Work request:
Identify every line in the records below that contains the word "architectural", and copy each of those lines.
^^^^
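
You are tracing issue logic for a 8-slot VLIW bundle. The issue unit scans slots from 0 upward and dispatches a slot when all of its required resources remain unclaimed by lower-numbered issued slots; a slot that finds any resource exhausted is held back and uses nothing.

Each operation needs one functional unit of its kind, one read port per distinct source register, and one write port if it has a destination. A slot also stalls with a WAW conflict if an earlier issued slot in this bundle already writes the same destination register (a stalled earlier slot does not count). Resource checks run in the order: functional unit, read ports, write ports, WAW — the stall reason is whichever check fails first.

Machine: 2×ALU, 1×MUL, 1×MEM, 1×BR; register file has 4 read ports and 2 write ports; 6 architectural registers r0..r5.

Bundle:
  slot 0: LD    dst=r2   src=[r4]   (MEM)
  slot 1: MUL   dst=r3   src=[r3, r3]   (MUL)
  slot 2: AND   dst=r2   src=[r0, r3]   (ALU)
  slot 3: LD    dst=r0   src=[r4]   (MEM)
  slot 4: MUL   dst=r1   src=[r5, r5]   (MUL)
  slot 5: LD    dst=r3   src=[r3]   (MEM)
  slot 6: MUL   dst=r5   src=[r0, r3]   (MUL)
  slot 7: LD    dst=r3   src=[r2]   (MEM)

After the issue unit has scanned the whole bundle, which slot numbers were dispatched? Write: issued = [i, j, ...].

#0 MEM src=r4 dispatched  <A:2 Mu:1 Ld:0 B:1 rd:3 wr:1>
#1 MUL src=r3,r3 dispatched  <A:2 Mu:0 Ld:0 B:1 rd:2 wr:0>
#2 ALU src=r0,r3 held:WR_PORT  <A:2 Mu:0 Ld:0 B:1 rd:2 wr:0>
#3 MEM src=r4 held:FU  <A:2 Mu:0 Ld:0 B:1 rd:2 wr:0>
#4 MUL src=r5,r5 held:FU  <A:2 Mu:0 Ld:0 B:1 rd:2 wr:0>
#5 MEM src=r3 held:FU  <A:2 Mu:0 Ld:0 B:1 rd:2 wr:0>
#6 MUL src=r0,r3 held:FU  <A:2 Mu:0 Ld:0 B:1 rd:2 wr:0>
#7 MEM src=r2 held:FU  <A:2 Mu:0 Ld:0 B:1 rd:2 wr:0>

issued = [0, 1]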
^^^^
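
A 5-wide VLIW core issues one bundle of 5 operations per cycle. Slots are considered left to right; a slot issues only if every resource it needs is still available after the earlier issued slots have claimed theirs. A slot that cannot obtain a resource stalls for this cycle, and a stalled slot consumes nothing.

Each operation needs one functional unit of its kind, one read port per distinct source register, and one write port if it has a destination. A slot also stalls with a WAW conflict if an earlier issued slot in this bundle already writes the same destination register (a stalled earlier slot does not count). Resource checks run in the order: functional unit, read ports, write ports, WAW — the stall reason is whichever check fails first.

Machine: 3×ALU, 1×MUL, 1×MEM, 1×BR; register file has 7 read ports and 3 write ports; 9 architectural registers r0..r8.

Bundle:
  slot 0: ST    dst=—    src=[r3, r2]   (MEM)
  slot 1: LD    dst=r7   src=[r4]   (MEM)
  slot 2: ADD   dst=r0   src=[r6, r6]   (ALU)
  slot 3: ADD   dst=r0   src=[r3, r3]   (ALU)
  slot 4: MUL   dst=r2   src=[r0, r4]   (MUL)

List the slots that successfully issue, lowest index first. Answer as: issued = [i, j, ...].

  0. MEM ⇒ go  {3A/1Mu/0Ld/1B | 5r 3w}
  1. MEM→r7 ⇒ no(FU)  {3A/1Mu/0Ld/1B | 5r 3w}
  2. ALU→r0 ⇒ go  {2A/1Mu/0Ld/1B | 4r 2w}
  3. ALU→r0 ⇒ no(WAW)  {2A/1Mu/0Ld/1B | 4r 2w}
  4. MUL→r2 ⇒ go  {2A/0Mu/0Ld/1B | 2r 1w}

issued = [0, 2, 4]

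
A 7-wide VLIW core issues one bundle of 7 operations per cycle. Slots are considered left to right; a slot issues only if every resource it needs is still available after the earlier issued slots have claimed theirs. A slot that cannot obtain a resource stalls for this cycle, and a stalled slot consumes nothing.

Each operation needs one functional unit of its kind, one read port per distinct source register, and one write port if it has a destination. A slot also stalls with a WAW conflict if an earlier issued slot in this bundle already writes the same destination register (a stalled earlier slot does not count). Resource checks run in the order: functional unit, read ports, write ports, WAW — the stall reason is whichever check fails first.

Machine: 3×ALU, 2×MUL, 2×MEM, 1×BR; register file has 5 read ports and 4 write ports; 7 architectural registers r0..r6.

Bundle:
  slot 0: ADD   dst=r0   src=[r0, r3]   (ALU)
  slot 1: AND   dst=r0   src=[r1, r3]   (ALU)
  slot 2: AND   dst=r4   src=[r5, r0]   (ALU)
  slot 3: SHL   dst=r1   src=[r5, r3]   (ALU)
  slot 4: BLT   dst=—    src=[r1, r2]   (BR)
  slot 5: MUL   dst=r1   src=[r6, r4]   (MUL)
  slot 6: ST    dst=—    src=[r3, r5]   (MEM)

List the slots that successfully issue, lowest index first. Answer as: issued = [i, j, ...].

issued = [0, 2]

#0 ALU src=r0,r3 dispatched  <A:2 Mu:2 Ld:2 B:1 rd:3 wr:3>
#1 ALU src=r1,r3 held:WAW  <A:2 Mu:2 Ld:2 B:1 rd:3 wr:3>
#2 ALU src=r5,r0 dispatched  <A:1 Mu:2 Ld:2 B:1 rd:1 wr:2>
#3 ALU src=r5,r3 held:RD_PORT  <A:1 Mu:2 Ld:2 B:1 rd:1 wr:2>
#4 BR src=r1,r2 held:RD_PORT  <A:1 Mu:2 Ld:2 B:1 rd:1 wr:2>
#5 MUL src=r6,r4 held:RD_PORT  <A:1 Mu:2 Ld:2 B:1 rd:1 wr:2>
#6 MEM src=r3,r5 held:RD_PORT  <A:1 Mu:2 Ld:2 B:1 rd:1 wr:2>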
^^^^
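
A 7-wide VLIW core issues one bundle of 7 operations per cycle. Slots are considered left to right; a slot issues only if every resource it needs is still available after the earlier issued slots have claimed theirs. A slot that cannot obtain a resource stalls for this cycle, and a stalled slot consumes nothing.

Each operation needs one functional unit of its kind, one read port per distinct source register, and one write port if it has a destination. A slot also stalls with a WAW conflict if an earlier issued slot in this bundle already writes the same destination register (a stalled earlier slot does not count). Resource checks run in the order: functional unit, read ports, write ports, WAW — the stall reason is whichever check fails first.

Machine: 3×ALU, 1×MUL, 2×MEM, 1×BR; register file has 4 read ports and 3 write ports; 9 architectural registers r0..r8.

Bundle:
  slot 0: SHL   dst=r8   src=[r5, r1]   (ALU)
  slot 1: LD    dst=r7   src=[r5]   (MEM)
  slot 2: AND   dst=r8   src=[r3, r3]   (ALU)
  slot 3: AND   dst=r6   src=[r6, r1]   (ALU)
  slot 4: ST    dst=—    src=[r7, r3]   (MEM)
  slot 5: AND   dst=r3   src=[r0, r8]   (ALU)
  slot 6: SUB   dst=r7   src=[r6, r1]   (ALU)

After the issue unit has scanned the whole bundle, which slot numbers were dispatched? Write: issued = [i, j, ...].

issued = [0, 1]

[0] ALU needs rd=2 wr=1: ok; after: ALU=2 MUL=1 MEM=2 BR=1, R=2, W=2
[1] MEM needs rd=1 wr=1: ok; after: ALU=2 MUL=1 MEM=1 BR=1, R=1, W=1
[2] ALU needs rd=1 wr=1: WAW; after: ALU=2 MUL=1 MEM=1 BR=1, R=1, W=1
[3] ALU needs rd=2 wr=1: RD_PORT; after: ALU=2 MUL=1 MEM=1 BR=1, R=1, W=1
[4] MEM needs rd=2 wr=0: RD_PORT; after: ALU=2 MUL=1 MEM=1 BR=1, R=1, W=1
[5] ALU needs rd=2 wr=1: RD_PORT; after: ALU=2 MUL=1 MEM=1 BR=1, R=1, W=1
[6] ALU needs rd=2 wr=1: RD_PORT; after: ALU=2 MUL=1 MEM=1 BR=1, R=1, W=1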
^^^^
Solution:
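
Machine: 2×ALU, 1×MUL, 1×MEM, 1×BR; register file has 4 read ports and 2 write ports; 6 architectural registers r0..r5.
Machine: 3×ALU, 1×MUL, 1×MEM, 1×BR; register file has 7 read ports and 3 write ports; 9 architectural registers r0..r8.
Machine: 3×ALU, 2×MUL, 2×MEM, 1×BR; register file has 5 read ports and 4 write ports; 7 architectural registers r0..r6.
Machine: 3×ALU, 1×MUL, 2×MEM, 1×BR; register file has 4 read ports and 3 write ports; 9 architectural registers r0..r8.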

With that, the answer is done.